[Dataset entries]
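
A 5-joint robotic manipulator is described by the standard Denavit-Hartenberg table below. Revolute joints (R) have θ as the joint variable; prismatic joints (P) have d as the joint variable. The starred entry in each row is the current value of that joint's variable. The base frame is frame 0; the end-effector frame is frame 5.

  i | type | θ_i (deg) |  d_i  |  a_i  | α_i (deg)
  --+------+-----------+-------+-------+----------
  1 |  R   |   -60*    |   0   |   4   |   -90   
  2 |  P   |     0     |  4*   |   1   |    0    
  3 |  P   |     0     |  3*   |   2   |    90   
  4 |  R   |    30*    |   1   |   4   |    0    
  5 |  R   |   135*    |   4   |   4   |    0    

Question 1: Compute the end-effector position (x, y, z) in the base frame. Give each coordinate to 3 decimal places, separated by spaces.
11.991 -0.698 5.000

after link 1: o_1 = (2.0000, -3.4641, 0.0000)
after link 2: o_2 = (5.9641, -2.3301, 0.0000)
after link 3: o_3 = (9.5622, -2.5622, 0.0000)
after link 4: o_4 = (13.0263, -4.5622, 1.0000)
after link 5: o_5 = (11.9910, -0.6985, 5.0000)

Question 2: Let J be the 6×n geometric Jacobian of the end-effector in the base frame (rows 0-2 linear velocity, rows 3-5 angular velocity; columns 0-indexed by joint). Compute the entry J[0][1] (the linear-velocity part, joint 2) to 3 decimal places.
0.866

prismatic axis z_1 = (0.8660,0.5000,0.0000)
J_v[:, 1] = z_1; J_ω[:, 1] = (0,0,0)
entry J[0][1] = 0.8660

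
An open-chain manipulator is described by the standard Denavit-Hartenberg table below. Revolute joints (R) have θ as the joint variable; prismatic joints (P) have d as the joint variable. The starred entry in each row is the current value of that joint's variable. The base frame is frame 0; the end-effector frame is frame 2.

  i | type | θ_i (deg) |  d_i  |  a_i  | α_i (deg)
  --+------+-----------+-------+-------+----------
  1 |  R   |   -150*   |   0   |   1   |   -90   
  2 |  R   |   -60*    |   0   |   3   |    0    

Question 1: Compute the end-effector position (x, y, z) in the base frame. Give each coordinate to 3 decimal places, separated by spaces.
-2.165 -1.250 2.598

after link 1: o_1 = (-0.8660, -0.5000, 0.0000)
after link 2: o_2 = (-2.1651, -1.2500, 2.5981)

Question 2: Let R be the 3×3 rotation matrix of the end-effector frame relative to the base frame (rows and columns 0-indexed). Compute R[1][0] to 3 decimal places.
End-effector x-axis (col 0 of R) = (-0.4330,-0.2500,0.8660)
R[1][0] = -0.2500

-0.250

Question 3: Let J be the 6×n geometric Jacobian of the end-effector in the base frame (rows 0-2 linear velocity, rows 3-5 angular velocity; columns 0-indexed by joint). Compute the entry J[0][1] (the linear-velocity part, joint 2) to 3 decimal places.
axis z_1 = (0.5000,-0.8660,0.0000); lever o_n−o_1 = (-1.2990,-0.7500,2.5981)
cross product → J_v[:, 1] = (-2.2500,-1.2990,-1.5000)
J_ω[:, 1] = z_1
entry J[0][1] = -2.2500

-2.250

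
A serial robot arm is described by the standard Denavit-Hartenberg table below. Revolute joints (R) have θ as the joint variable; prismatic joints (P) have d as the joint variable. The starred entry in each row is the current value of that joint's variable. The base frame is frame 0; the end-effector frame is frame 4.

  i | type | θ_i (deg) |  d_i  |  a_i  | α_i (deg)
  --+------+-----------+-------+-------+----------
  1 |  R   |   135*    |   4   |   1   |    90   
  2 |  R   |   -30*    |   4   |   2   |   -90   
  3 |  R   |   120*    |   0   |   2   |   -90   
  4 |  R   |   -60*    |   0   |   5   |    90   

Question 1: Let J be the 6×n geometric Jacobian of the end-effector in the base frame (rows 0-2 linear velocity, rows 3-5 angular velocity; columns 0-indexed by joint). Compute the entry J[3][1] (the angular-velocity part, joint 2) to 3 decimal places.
0.707

axis z_1 = (0.7071,0.7071,0.0000); lever o_n−o_1 = (-1.3051,1.4506,3.8750)
cross product → J_v[:, 1] = (2.7400,-2.7400,1.9486)
J_ω[:, 1] = z_1
entry J[3][1] = 0.7071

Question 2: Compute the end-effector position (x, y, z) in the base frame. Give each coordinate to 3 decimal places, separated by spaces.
after link 1: o_1 = (-0.7071, 0.7071, 4.0000)
after link 2: o_2 = (0.8966, 4.7603, 3.0000)
after link 3: o_3 = (0.2842, 2.9232, 3.5000)
after link 4: o_4 = (-2.0122, 2.1577, 7.8750)

-2.012 2.158 7.875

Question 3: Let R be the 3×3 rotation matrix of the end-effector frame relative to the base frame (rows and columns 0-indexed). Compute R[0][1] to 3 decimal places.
End-effector y-axis (col 1 of R) = (0.8839,-0.1768,0.4330)
R[0][1] = 0.8839

0.884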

# Brief:
From the records above, return each line where "manipulator" occurs.

# Exercise response:
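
A 5-joint robotic manipulator is described by the standard Denavit-Hartenberg table below. Revolute joints (R) have θ as the joint variable; prismatic joints (P) have d as the joint variable. The starred entry in each row is the current value of that joint's variable. The base frame is frame 0; the end-effector frame is frame 5.
An open-chain manipulator is described by the standard Denavit-Hartenberg table below. Revolute joints (R) have θ as the joint variable; prismatic joints (P) have d as the joint variable. The starred entry in each row is the current value of that joint's variable. The base frame is frame 0; the end-effector frame is frame 2.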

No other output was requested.